Dataset entries:
# # #

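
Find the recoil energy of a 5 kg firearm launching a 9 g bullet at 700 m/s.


v_r = m_p*v_p/m_gun = 0.009*700/5 = 1.26 m/s, E_r = 0.5*m_gun*v_r^2 = 0.5*5*1.26^2 = 3.969 J

3.969 J


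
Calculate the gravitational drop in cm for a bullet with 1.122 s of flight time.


drop = 0.5*g*t^2 = 0.5*9.81*1.122^2 = 6.17483 m ≈ 617.5 cm

617.5 cm


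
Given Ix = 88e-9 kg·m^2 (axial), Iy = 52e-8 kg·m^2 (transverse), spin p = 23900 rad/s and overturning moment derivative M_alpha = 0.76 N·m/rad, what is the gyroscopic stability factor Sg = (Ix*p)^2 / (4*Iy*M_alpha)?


Sg = Ix^2 * p^2 / (4 * Iy * M_alpha) = (88e-9)^2 * 23900^2 / (4 * 52e-8 * 0.76) = 2.798

2.798


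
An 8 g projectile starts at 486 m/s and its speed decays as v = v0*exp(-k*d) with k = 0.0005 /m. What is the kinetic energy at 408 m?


v = v0*exp(-k*d) = 486*exp(-0.0005*408) = 396.315 m/s
E = 0.5*m*v^2 = 0.5*0.008*396.315^2 = 628.3 J

628.3 J


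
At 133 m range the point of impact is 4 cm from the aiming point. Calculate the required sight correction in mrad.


1 mrad subtends 1 cm per 10 m of range, so adj = error_cm / (dist_m / 10) = 4 / (133/10) = 0.3008 mrad

0.3008 mrad


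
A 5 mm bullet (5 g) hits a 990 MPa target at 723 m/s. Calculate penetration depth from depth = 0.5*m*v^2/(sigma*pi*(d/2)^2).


A = pi*(d/2)^2 = pi*(5/2)^2 = 19.635 mm^2
E = 0.5*m*v^2 = 0.5*0.005*723^2 = 1306.82 J
depth = E/(sigma*A) = 1306.82 J / (990 MPa * 19.635 mm^2) = 1306.82/(990 * 19.635) m = 0.0672282 m ≈ 67.23 mm

67.23 mm


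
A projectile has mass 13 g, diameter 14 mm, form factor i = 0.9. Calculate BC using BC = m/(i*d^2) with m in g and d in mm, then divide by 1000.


BC = m/(i*d^2*1000) = 13/(0.9 * 14^2 * 1000) = 7.37e-05

7.37e-05


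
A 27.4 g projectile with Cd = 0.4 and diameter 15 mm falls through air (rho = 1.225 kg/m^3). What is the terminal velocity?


A = pi*(d/2)^2 = pi*(15/2000)^2 = 1.76715e-04 m^2
vt = sqrt(2mg/(Cd*rho*A)) = sqrt(2*0.0274*9.81/(0.4 * 1.225 * 1.76715e-04)) = 78.79 m/s

78.79 m/s


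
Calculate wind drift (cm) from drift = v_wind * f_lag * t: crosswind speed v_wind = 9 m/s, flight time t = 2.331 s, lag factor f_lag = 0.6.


drift = v_wind * lag * t = 9 * 0.6 * 2.331 = 12.5874 m ≈ 1259 cm

1259 cm


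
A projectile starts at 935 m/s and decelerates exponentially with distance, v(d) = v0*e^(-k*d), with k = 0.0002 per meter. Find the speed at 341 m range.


v = v0*exp(-k*d) = 935*exp(-0.0002*341) = 873.4 m/s

873.4 m/s


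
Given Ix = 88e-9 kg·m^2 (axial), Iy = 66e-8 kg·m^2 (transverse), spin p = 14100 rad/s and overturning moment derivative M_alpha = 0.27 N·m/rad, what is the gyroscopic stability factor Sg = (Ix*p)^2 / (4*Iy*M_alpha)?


Sg = Ix^2 * p^2 / (4 * Iy * M_alpha) = (88e-9)^2 * 14100^2 / (4 * 66e-8 * 0.27) = 2.16

2.16


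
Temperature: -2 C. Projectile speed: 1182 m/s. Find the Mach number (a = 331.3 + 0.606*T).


a = 331.3 + 0.606*(-2) = 330.088 m/s
M = v/a = 1182/330.088 = 3.581

3.581


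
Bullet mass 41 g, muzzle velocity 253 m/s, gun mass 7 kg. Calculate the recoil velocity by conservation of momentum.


v_recoil = m_p * v_p / m_gun = 0.041 * 253 / 7 = 1.482 m/s

1.482 m/s


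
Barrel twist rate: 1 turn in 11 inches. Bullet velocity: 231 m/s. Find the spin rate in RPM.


twist_m = 11*0.0254 = 0.2794 m
spin = v/twist = 231/0.2794 = 826.7717 rev/s
RPM = spin*60 = 826.7717*60 ≈ 49606 RPM

49606 RPM


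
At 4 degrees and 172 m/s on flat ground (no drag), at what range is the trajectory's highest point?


R = v0^2*sin(2*theta)/g = 172^2*sin(2*4°)/9.81 = 419.704 m
apex_dist = R/2 = 419.704/2 = 209.9 m

209.9 m


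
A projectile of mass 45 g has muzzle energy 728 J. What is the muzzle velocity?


v = sqrt(2*E/m) = sqrt(2*728/0.045) = 179.9 m/s

179.9 m/s


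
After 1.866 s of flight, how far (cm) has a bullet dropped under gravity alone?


drop = 0.5*g*t^2 = 0.5*9.81*1.866^2 = 17.079 m ≈ 1708 cm

1708 cm


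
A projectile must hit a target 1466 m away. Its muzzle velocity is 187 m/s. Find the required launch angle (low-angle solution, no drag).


sin(2*theta) = R*g/v0^2 = 1466*9.81/187^2 = 0.411263, theta = arcsin(0.411263)/2 = 12.14°

12.14 degrees


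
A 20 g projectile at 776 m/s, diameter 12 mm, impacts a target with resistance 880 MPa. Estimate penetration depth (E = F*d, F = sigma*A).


A = pi*(d/2)^2 = pi*(12/2)^2 = 113.097 mm^2
E = 0.5*m*v^2 = 0.5*0.02*776^2 = 6021.76 J
depth = E/(sigma*A) = 6021.76 J / (880 MPa * 113.097 mm^2) = 6021.76/(880 * 113.097) m = 0.0605046 m ≈ 60.5 mm

60.5 mm


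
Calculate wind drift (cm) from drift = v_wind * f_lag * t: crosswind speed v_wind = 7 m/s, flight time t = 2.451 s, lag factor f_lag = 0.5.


drift = v_wind * lag * t = 7 * 0.5 * 2.451 = 8.5785 m ≈ 857.9 cm

857.9 cm


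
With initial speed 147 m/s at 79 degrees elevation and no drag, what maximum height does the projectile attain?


H = (v0*sin(theta))^2 / (2g) = (147*sin(79°))^2 / (2*9.81) = 1061 m

1061 m


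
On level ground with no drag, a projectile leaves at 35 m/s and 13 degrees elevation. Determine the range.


R = v0^2 * sin(2*theta) / g = 35^2 * sin(2*13°) / 9.81 = 54.74 m

54.74 m


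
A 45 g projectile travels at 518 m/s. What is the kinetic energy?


E = 0.5*m*v^2 = 0.5*0.045*518^2 = 6037 J

6037 J


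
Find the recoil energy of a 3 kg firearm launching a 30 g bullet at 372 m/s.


v_r = m_p*v_p/m_gun = 0.03*372/3 = 3.72 m/s, E_r = 0.5*m_gun*v_r^2 = 0.5*3*3.72^2 = 20.76 J

20.76 J


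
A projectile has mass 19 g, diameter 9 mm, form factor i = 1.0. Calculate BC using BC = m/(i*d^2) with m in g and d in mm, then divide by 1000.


BC = m/(i*d^2*1000) = 19/(1.0 * 9^2 * 1000) = 0.0002346

0.0002346


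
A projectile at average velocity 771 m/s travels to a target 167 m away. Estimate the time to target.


t = d/v = 167/771 = 0.2166 s

0.2166 s


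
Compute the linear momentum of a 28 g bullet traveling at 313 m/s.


p = m*v = 0.028*313 = 8.764 kg·m/s

8.764 kg·m/s


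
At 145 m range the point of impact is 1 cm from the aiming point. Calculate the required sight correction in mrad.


1 mrad subtends 1 cm per 10 m of range, so adj = error_cm / (dist_m / 10) = 1 / (145/10) = 0.06897 mrad

0.06897 mrad


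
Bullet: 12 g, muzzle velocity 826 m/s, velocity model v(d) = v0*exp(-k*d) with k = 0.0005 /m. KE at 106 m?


v = v0*exp(-k*d) = 826*exp(-0.0005*106) = 783.362 m/s
E = 0.5*m*v^2 = 0.5*0.012*783.362^2 = 3682 J

3682 J


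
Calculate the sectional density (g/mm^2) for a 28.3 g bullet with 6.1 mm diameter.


SD = m/d^2 = 28.3/6.1^2 = 0.7605 g/mm^2

0.7605 g/mm^2


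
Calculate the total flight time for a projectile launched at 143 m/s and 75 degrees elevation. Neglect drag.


T = 2*v0*sin(theta)/g = 2*143*sin(75°)/9.81 = 28.16 s

28.16 s


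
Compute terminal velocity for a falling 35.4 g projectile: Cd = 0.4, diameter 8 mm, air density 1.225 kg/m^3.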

# # #

- _TASK ITEM_
Where the line containing "Bullet: 12 g, muzzle" appears in the records above, begin there and print every line through the last, exactly and with nothing else.

- _ANSWER AREA_
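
Bullet: 12 g, muzzle velocity 826 m/s, velocity model v(d) = v0*exp(-k*d) with k = 0.0005 /m. KE at 106 m?


v = v0*exp(-k*d) = 826*exp(-0.0005*106) = 783.362 m/s
E = 0.5*m*v^2 = 0.5*0.012*783.362^2 = 3682 J

3682 J


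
Calculate the sectional density (g/mm^2) for a 28.3 g bullet with 6.1 mm diameter.


SD = m/d^2 = 28.3/6.1^2 = 0.7605 g/mm^2

0.7605 g/mm^2


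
Calculate the total flight time for a projectile launched at 143 m/s and 75 degrees elevation. Neglect drag.


T = 2*v0*sin(theta)/g = 2*143*sin(75°)/9.81 = 28.16 s

28.16 s


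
Compute terminal velocity for a falling 35.4 g projectile: Cd = 0.4, diameter 8 mm, air density 1.225 kg/m^3.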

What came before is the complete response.